* _Data in this exercise_:
»»
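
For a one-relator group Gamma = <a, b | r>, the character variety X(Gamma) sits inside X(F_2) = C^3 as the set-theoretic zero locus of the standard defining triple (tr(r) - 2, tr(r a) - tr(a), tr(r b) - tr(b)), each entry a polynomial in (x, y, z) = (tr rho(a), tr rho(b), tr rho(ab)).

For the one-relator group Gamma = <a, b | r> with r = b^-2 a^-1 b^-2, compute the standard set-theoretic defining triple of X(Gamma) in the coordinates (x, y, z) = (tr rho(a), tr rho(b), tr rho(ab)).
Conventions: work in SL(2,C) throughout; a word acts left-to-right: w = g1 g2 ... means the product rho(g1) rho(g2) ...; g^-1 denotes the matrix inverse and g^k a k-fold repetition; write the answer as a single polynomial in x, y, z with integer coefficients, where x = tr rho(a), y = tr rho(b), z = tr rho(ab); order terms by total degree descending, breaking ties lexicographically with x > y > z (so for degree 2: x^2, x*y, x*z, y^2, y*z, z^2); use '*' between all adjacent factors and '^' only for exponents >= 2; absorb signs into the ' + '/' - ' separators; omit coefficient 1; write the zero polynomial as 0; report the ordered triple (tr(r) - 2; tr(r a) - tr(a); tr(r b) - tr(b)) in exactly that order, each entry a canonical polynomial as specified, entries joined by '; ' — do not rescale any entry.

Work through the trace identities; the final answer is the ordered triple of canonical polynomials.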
««
»»
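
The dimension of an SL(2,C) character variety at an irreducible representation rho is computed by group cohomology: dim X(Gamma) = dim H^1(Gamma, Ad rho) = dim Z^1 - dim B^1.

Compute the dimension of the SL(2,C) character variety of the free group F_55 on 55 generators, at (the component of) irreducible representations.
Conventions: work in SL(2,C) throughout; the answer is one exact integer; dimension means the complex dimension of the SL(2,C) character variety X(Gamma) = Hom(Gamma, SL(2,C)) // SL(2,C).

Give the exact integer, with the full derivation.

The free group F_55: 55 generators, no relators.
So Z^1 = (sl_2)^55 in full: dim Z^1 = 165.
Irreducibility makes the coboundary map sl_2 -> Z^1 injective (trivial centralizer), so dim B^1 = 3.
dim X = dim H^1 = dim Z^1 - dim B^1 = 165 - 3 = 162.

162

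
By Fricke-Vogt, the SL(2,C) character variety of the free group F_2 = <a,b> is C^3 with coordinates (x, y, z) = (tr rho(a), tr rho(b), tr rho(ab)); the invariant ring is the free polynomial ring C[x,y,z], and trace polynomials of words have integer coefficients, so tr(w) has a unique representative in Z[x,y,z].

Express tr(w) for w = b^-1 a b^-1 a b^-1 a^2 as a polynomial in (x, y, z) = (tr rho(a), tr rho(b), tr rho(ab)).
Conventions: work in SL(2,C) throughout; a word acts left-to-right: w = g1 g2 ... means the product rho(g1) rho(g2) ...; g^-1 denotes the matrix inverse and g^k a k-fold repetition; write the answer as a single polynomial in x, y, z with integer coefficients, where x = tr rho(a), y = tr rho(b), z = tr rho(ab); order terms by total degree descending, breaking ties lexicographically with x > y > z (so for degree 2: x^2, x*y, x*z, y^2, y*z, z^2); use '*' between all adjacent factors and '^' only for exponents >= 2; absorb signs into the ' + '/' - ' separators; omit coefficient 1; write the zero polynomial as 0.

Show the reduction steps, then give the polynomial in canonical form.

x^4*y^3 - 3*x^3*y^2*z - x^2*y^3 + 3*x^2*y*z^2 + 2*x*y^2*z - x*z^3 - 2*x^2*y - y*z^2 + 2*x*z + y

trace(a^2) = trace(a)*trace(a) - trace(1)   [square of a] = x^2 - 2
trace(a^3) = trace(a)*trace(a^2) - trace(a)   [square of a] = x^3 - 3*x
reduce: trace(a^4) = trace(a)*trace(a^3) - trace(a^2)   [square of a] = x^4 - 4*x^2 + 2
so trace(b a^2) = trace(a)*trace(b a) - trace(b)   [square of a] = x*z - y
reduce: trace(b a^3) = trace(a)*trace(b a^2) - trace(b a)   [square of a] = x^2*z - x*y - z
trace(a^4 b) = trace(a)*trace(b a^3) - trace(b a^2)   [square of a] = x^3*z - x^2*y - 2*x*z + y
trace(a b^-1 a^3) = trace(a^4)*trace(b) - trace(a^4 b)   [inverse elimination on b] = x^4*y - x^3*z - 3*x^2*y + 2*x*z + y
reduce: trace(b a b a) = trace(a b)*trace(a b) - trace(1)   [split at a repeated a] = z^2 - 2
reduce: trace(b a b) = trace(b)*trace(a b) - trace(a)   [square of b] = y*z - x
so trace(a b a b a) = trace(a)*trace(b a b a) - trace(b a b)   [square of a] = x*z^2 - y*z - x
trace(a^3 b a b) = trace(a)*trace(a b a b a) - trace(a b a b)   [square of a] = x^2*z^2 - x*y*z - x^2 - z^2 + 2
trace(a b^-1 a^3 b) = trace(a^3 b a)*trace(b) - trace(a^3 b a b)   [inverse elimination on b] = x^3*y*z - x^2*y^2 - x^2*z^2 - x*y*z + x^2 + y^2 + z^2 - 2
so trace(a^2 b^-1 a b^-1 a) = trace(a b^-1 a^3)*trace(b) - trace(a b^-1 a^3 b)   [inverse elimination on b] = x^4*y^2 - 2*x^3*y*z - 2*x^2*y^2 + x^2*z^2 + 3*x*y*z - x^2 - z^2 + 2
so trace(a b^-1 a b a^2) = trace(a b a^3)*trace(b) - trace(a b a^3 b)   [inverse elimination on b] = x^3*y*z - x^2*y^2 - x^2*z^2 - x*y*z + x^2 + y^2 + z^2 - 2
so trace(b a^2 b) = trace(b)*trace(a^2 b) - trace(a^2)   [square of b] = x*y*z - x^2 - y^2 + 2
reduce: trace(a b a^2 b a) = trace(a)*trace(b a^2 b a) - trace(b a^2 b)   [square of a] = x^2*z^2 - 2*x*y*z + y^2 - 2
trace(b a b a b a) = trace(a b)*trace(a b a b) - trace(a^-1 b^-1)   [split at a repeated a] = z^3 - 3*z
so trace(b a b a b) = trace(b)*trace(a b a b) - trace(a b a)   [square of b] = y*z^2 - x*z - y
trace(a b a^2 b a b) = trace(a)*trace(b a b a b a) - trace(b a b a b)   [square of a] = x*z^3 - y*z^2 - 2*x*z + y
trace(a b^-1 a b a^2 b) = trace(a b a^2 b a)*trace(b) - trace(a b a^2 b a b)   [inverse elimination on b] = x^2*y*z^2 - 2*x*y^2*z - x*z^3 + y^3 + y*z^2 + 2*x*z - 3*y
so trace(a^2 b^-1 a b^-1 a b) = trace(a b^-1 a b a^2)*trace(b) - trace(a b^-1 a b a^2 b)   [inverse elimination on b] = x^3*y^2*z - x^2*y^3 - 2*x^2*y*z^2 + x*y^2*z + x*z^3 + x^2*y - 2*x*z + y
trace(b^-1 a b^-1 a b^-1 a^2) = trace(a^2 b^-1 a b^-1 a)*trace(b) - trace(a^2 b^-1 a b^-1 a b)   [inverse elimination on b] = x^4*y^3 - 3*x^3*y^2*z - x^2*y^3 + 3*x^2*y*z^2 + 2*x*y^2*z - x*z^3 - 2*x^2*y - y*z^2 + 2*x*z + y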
««
»»
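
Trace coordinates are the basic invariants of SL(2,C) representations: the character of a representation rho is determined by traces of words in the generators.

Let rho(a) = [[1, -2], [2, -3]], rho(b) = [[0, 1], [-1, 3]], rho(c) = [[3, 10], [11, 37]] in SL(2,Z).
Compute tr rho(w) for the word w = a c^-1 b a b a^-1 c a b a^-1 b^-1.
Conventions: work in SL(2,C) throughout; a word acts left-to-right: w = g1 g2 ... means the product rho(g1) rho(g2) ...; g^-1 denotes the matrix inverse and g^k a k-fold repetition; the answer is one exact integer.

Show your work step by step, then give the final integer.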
««
* _Exercise details_: Tally the lines of the data that contain the word "factors", and give only that tally.

* _Worked solution_: 2